> [Problem description]: A single number is the answer here: the count of lines in the records below in which the word "list" appears.

> [Raw data]:
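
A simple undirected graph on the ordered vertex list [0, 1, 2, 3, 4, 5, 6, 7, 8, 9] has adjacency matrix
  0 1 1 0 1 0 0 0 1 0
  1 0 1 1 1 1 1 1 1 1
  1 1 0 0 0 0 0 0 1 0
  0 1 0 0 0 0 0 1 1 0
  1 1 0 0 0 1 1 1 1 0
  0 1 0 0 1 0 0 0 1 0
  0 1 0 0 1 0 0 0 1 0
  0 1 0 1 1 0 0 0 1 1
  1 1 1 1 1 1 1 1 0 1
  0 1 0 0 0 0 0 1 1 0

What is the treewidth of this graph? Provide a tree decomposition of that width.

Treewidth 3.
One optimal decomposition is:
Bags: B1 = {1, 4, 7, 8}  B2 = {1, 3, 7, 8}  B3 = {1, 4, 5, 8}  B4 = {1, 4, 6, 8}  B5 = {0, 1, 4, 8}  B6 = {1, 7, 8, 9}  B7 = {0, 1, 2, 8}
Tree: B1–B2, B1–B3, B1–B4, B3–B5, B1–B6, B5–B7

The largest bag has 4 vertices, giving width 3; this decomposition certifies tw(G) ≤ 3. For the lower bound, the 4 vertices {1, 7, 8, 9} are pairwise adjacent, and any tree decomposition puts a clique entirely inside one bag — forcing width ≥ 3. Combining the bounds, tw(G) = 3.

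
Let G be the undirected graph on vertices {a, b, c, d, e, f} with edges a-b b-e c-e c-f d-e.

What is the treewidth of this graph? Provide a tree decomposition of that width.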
---
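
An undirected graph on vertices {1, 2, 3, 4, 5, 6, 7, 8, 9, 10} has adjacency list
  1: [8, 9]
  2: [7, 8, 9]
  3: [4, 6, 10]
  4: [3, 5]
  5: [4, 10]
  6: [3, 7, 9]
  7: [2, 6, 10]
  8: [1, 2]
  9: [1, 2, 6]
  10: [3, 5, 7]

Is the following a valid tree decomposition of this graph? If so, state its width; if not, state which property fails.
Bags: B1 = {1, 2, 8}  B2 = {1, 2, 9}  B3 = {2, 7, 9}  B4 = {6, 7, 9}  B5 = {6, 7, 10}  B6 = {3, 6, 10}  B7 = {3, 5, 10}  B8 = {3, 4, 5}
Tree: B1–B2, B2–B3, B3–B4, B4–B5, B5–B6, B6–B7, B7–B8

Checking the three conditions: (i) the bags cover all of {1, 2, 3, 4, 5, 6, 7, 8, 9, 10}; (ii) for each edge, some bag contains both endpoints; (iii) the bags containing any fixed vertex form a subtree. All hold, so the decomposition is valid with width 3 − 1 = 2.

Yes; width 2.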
==
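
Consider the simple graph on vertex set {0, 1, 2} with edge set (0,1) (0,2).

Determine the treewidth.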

> [Output]: 2